Your answer should consist of every line in the records that holds "What".

:::

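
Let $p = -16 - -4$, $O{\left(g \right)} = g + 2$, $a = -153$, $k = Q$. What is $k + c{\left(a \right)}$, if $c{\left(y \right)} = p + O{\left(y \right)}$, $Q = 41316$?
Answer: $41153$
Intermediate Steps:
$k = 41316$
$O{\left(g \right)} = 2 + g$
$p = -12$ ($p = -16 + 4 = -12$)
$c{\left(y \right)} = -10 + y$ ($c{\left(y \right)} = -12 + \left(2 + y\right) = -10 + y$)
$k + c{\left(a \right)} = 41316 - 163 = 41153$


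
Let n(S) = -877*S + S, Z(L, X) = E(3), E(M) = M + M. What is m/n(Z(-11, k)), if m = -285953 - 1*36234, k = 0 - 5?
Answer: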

:::

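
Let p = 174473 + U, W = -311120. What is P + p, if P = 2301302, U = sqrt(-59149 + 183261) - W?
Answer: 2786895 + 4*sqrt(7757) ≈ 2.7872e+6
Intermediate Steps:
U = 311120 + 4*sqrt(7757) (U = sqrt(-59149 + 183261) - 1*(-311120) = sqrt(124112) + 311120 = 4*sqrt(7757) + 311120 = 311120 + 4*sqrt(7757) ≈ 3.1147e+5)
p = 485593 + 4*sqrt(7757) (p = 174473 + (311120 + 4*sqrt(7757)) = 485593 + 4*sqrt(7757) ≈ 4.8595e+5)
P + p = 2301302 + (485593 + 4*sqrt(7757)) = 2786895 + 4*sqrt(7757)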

:::

» COMPLETED EXERCISE:
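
Let $p = -16 - -4$, $O{\left(g \right)} = g + 2$, $a = -153$, $k = Q$. What is $k + c{\left(a \right)}$, if $c{\left(y \right)} = p + O{\left(y \right)}$, $Q = 41316$?
Let n(S) = -877*S + S, Z(L, X) = E(3), E(M) = M + M. What is m/n(Z(-11, k)), if m = -285953 - 1*36234, k = 0 - 5?
Let p = 174473 + U, W = -311120. What is P + p, if P = 2301302, U = sqrt(-59149 + 183261) - W?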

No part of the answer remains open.